Reproduce the data in its entirety, exactly as written.

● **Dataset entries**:
- - -
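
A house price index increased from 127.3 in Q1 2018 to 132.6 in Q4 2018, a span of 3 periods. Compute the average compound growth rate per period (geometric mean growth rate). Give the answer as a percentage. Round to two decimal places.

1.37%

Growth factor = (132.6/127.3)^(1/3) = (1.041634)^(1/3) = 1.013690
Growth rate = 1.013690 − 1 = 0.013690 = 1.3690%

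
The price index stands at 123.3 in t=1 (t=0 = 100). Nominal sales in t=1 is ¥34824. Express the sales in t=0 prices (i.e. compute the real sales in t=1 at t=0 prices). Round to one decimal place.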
- - -
● **TASK RESPONSE**:
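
A house price index increased from 127.3 in Q1 2018 to 132.6 in Q4 2018, a span of 3 periods. Compute the average compound growth rate per period (geometric mean growth rate). Give the answer as a percentage. Round to two decimal places.

1.37%

Growth factor = (132.6/127.3)^(1/3) = (1.041634)^(1/3) = 1.013690
Growth rate = 1.013690 − 1 = 0.013690 = 1.3690%

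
The price index stands at 123.3 in t=1 (t=0 = 100). Nominal sales in t=1 is ¥34824. Express the sales in t=0 prices (i.e. compute the real sales in t=1 at t=0 prices). Round to one decimal place.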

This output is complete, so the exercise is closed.